- [Aim of the exercise]: With the line containing "Apply the Master" as the starting point, output the remaining lines of the data exactly as they are, through the last.

Collected data entries
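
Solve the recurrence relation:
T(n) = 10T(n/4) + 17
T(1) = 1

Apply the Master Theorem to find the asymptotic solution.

a=10, b=4, f(n)=17. log_4(10) = 1.661. Case 1 of Master Theorem: T(n) = O(n^1.661).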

- [Task result]:
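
Apply the Master Theorem to find the asymptotic solution.

a=10, b=4, f(n)=17. log_4(10) = 1.661. Case 1 of Master Theorem: T(n) = O(n^1.661).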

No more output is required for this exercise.